::: DATA SUPPLIED
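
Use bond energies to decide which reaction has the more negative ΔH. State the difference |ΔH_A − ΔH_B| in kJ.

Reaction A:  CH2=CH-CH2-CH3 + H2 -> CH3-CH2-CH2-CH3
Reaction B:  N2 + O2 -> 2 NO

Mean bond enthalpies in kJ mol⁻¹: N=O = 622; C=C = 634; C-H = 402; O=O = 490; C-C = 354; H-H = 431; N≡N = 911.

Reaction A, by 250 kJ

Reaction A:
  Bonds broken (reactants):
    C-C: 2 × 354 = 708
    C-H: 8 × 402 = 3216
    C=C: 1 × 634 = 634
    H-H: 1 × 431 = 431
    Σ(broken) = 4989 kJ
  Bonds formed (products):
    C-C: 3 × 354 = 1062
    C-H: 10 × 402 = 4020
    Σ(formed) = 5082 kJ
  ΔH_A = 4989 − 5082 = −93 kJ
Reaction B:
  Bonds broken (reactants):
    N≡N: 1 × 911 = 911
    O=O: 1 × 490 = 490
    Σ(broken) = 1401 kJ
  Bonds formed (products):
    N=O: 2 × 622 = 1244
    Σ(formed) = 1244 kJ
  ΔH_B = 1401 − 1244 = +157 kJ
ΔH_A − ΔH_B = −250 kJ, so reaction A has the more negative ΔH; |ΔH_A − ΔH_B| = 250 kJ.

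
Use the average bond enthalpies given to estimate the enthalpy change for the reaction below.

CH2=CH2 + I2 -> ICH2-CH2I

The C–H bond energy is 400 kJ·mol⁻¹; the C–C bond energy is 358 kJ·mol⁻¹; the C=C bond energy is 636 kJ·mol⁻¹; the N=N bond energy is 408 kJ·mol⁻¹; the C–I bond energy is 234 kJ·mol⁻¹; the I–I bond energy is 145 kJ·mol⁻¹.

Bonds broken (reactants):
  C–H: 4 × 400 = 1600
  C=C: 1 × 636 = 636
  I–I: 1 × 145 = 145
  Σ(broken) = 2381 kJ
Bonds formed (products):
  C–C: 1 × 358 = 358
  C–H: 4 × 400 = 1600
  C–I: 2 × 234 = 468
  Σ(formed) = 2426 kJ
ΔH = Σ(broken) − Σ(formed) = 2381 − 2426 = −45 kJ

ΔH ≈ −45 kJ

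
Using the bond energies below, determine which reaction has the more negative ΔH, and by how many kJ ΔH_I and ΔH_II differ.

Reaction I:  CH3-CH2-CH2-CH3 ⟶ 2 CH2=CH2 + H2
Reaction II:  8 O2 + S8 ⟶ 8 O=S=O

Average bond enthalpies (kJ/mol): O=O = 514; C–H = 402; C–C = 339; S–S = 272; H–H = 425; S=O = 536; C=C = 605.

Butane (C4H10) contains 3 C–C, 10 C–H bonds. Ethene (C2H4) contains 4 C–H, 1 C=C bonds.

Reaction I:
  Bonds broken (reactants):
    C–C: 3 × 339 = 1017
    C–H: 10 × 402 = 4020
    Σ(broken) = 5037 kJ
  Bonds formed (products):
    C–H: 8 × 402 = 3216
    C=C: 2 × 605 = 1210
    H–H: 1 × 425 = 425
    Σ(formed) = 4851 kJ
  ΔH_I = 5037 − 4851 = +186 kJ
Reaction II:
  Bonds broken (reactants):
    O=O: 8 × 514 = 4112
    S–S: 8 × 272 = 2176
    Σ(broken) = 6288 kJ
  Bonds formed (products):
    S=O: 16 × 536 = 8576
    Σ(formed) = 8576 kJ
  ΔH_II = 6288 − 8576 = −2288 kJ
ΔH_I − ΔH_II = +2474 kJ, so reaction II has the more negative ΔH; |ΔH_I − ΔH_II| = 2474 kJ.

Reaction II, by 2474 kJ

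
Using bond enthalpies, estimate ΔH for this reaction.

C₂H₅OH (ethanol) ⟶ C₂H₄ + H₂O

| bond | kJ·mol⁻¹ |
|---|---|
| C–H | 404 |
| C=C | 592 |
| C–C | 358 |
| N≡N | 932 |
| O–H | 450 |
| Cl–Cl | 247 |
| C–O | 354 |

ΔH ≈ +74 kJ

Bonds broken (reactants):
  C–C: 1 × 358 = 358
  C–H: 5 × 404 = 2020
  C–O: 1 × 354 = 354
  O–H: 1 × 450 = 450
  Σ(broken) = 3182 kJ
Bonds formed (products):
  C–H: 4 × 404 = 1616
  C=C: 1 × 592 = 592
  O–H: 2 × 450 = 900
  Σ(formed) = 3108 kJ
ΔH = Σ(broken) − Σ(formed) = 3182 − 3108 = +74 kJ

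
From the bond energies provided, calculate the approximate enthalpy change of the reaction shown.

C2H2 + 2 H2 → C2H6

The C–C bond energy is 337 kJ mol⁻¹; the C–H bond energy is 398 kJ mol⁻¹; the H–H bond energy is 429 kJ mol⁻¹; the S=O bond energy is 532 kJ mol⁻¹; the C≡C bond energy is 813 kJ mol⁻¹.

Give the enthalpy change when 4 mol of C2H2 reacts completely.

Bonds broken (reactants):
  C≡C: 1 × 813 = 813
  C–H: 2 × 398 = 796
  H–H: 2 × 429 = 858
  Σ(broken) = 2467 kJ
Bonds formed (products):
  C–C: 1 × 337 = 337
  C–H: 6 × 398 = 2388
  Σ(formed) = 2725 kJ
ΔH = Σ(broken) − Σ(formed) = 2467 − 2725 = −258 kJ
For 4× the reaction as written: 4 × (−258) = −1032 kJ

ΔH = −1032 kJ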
::::::
▶ **TASK REQUIREMENTS**
Each line in the listing above that includes the word "below" needs to be copied out.

▶ **EXERCISE SOLUTION**
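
Use the average bond enthalpies given to estimate the enthalpy change for the reaction below.
Using the bond energies below, determine which reaction has the more negative ΔH, and by how many kJ ΔH_I and ΔH_II differ.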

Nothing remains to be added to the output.